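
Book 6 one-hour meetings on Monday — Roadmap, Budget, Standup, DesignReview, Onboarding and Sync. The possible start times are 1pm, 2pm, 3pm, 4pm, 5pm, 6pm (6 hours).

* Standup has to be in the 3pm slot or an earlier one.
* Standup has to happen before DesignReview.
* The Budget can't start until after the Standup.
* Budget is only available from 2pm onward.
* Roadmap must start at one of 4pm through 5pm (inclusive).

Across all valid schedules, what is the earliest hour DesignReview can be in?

Precedence pushes DesignReview to at least 2pm.
DesignReview at 2pm is achievable: Standup -> 1pm, DesignReview -> 2pm, Budget -> 2pm, Roadmap -> 4pm, Sync -> 1pm, Onboarding -> 1pm.

2pm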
******************************
Each entry above is to be repeated exactly as it appears.

◆ **SOLUTION FOR THIS EXERCISE**:
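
Book 6 one-hour meetings on Monday — Roadmap, Budget, Standup, DesignReview, Onboarding and Sync. The possible start times are 1pm, 2pm, 3pm, 4pm, 5pm, 6pm (6 hours).

* Standup has to be in the 3pm slot or an earlier one.
* Standup has to happen before DesignReview.
* The Budget can't start until after the Standup.
* Budget is only available from 2pm onward.
* Roadmap must start at one of 4pm through 5pm (inclusive).

Across all valid schedules, what is the earliest hour DesignReview can be in?

Precedence pushes DesignReview to at least 2pm.
DesignReview at 2pm is achievable: Standup -> 1pm, DesignReview -> 2pm, Budget -> 2pm, Roadmap -> 4pm, Sync -> 1pm, Onboarding -> 1pm.

2pm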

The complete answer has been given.